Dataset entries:
● ● ● ●
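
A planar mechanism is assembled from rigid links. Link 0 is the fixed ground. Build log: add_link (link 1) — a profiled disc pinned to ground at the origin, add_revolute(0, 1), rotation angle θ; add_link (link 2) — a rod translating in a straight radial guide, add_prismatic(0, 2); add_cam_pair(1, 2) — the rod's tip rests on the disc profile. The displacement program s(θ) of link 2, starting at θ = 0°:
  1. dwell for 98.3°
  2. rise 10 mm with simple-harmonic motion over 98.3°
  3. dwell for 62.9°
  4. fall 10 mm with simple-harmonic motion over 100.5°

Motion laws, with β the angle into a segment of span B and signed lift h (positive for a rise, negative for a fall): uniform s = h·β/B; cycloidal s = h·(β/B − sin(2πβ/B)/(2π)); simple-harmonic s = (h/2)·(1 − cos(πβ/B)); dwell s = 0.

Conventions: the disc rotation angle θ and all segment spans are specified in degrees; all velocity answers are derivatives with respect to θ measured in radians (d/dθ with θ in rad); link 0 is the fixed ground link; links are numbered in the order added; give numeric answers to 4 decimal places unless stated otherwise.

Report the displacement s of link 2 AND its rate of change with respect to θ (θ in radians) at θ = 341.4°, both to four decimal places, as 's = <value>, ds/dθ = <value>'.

seg 1 [0°–98.3°] dwell: s stays 0.0000
seg 2 [98.3°–196.6°] simple-harmonic, h=10: full span → s += 10 → s = 10.0000
seg 3 [196.6°–259.5°] dwell: s stays 10.0000
seg 4 [259.5°–360°] simple-harmonic, h=-10: θ=341.4° here. β=81.9, B=100.5. -10/2·(1 − cos(π·0.8149)) = -9.1784 → s = 0.8216
velocity in seg [259.5°–360°] (simple-harmonic), θ in radians: β = 81.9° = 1.4294 rad, B = 100.5° = 1.7541 rad; ds/dθ = (πh/(2B)) sin(πβ/B) = (π·(-10)/(2·1.7541)) sin(π·0.8149) = -4.918377 mm/rad

s = 0.8216, ds/dθ = -4.9184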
● ● ● ●
Exercise description: The response consists of the lines above that contain "over".

Response area:
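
  2. rise 10 mm with simple-harmonic motion over 98.3°
  4. fall 10 mm with simple-harmonic motion over 100.5°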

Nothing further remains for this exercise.